- **Your instructions**
Write out exactly the lines running from the one that contains "Determine f(t) given that its Laplace transform is F(s) = (-4*s" through the end of the material.

*** Opening Exercise inputs ***

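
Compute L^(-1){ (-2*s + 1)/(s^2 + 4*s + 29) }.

Complete the square in the denominator: s^2 + 4*s + 29 = (s + 2)^2 + 5^2.
Split the numerator to match: -2*s + 1 = -2·(s + 2) + 1·5.
Invert each term: -2·(s + 2)/((s + 2)^2 + 25) ↔ -2e^(-2t)cos(5t); 1·5/((s + 2)^2 + 25) ↔ e^(-2t)sin(5t).

exp(-2*t)*sin(5*t) - 2*exp(-2*t)*cos(5*t)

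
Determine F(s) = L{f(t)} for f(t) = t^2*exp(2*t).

L{e^(2t)} = 1/(s - 2).
Then apply L{t^2·g(t)} = (-1)^2 d^2/ds^2[G(s)] with G(s) = 1/(s - 2):
differentiating 2 times and applying the sign gives 2/(s - 2)^3.

F(s) = 2/(s - 2)^3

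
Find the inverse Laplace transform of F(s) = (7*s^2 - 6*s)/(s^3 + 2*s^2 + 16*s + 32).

Factor the denominator: s^3 + 2*s^2 + 16*s + 32 = (s + 2)*(s^2 + 16).
Partial fraction decomposition gives [2/(s + 2)] + [5*s/(s^2 + 16)] + [-16/(s^2 + 16)].
Invert each term: 2/(s + 2) ↔ 2e^(-2t); 5·s/(s^2 + 16) ↔ 5cos(4t); -4·4/(s^2 + 16) ↔ -4sin(4t).

-4*sin(4*t) + 5*cos(4*t) + 2*exp(-2*t)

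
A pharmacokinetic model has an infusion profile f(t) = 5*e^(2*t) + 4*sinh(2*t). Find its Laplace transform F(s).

F(s) = 8/(s^2 - 4) + 5/(s - 2)

Apply the Laplace transform termwise.
(4)·[L{sinh(2t)} = 2/(s^2 - 4)]; (5)·[L{e^(2t)} = 1/(s - 2)].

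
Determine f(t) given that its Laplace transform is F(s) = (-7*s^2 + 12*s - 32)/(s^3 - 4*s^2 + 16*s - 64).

f(t) = -3*exp(4*t) - sin(4*t) - 4*cos(4*t)

Factor the denominator: s^3 - 4*s^2 + 16*s - 64 = (s - 4)*(s^2 + 16).
Partial fraction decomposition gives [-3/(s - 4)] + [-4*s/(s^2 + 16)] + [-4/(s^2 + 16)].
Invert each term: -3/(s - 4) ↔ -3e^(4t); -4·s/(s^2 + 16) ↔ -4cos(4t); -1·4/(s^2 + 16) ↔ -sin(4t).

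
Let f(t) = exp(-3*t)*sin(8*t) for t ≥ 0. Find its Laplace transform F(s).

L{sin(8t)} = 8/(s^2 + 64).
By the first shifting theorem, multiplying by e^(-3t) replaces s with s + 3.

F(s) = 8/((s + 3)^2 + 64)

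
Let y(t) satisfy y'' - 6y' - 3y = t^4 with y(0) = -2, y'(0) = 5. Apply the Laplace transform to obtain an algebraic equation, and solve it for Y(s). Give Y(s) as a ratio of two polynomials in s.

Take the Laplace transform of both sides.
The derivative rules (L{y''} = s^2 Y - s·y(0) - y'(0) and L{y'} = sY - y(0), with y(0) = -2, y'(0) = 5) turn the left side into (s^2 - 6*s - 3)Y - (-2*s + 17).
The right side is L{t^4} = 24/s^5.
So (s^2 - 6*s - 3)Y = 24/s^5 + (-2*s + 17).
Solve for Y(s) and write it as one ratio of polynomials.

Y(s) = (-2*s^6 + 17*s^5 + 24)/(s^7 - 6*s^6 - 3*s^5)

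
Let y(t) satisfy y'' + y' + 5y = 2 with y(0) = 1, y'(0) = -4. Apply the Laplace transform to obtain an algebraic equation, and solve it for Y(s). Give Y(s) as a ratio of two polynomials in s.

Y(s) = (s^2 - 3*s + 2)/(s^3 + s^2 + 5*s)

Apply the Laplace transform to the equation.
The derivative rules (L{y''} = s^2 Y - s·y(0) - y'(0) and L{y'} = sY - y(0), with y(0) = 1, y'(0) = -4) turn the left side into (s^2 + s + 5)Y - (s - 3).
The right side is L{2} = 2/s.
So (s^2 + s + 5)Y = 2/s + (s - 3).
Solve for Y(s) and write it as one ratio of polynomials.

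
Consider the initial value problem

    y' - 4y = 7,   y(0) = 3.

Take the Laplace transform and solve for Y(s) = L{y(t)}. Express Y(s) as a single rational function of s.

Laplace-transform each side.
With L{y'} = sY - y(0) = sY - 3: the LHS transforms to (s - 4)Y - (3).
The right side is L{7} = 7/s.
So (s - 4)Y = 7/s + (3).
Divide through and combine into a single rational function.

Y(s) = (3*s + 7)/(s^2 - 4*s)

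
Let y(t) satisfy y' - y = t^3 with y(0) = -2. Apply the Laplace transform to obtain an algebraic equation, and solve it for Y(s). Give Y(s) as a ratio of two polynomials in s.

Y(s) = (-2*s^4 + 6)/(s^5 - s^4)

Take the Laplace transform of both sides.
The derivative rules (L{y'} = sY - y(0) = sY - (-2)) turn the left side into (s - 1)Y - (-2).
The right side is L{t^3} = 6/s^4.
So (s - 1)Y = 6/s^4 + (-2).
Isolate Y and clear denominators.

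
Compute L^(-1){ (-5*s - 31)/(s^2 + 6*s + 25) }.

-4*exp(-3*t)*sin(4*t) - 5*exp(-3*t)*cos(4*t)

Complete the square in the denominator: s^2 + 6*s + 25 = (s + 3)^2 + 4^2.
Split the numerator to match: -5*s - 31 = -5·(s + 3) - 4·4.
Invert each term: -5·(s + 3)/((s + 3)^2 + 16) ↔ -5e^(-3t)cos(4t); -4·4/((s + 3)^2 + 16) ↔ -4e^(-3t)sin(4t).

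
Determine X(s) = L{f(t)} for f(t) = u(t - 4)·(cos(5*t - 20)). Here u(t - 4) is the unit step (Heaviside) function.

By the second shifting theorem, L{u(t - c)·g(t - c)} = e^(-cs)·G(s) with c = 4 and G(s) = L{g(t)}.
L{cos(5t)} = s/(s^2 + 25).

X(s) = s*exp(-4*s)/(s^2 + 25)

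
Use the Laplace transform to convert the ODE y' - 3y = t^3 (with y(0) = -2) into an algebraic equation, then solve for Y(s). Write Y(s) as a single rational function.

Take the Laplace transform of both sides.
With L{y'} = sY - y(0) = sY - (-2): the LHS transforms to (s - 3)Y - (-2).
The right side is L{t^3} = 6/s^4.
So (s - 3)Y = 6/s^4 + (-2).
Solve for Y(s) and write it as one ratio of polynomials.

Y(s) = (-2*s^4 + 6)/(s^5 - 3*s^4)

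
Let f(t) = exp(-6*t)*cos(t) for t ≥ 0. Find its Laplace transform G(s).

L{cos(t)} = s/(s^2 + 1).
By the first shifting theorem, multiplying by e^(-6t) replaces s with s + 6.

G(s) = (s + 6)/((s + 6)^2 + 1)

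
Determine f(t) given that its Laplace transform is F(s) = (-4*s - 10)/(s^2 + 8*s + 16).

f(t) = 6*t*exp(-4*t) - 4*exp(-4*t)

Factor the denominator: s^2 + 8*s + 16 = (s + 4)^2.
Partial fraction decomposition gives [-4/(s + 4)] + [6/(s + 4)^2].
Invert each term: -4/(s + 4) ↔ -4e^(-4t); 6/(s + 4)^2 ↔ 6t·e^(-4t).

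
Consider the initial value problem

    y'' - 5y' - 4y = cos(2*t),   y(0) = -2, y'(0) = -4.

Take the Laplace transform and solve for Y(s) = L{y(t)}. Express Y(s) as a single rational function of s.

Apply the Laplace transform to the equation.
The derivative rules (L{y''} = s^2 Y - s·y(0) - y'(0) and L{y'} = sY - y(0), with y(0) = -2, y'(0) = -4) turn the left side into (s^2 - 5*s - 4)Y - (-2*s + 6).
The right side is L{cos(2*t)} = s/(s^2 + 4).
So (s^2 - 5*s - 4)Y = s/(s^2 + 4) + (-2*s + 6).
Divide through and combine into a single rational function.

Y(s) = (-2*s^3 + 6*s^2 - 7*s + 24)/(s^4 - 5*s^3 - 20*s - 16)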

*** Closing Exercise inputs ***

- **Exercise response**
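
Determine f(t) given that its Laplace transform is F(s) = (-4*s - 10)/(s^2 + 8*s + 16).

f(t) = 6*t*exp(-4*t) - 4*exp(-4*t)

Factor the denominator: s^2 + 8*s + 16 = (s + 4)^2.
Partial fraction decomposition gives [-4/(s + 4)] + [6/(s + 4)^2].
Invert each term: -4/(s + 4) ↔ -4e^(-4t); 6/(s + 4)^2 ↔ 6t·e^(-4t).

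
Consider the initial value problem

    y'' - 5y' - 4y = cos(2*t),   y(0) = -2, y'(0) = -4.

Take the Laplace transform and solve for Y(s) = L{y(t)}. Express Y(s) as a single rational function of s.

Apply the Laplace transform to the equation.
The derivative rules (L{y''} = s^2 Y - s·y(0) - y'(0) and L{y'} = sY - y(0), with y(0) = -2, y'(0) = -4) turn the left side into (s^2 - 5*s - 4)Y - (-2*s + 6).
The right side is L{cos(2*t)} = s/(s^2 + 4).
So (s^2 - 5*s - 4)Y = s/(s^2 + 4) + (-2*s + 6).
Divide through and combine into a single rational function.

Y(s) = (-2*s^3 + 6*s^2 - 7*s + 24)/(s^4 - 5*s^3 - 20*s - 16)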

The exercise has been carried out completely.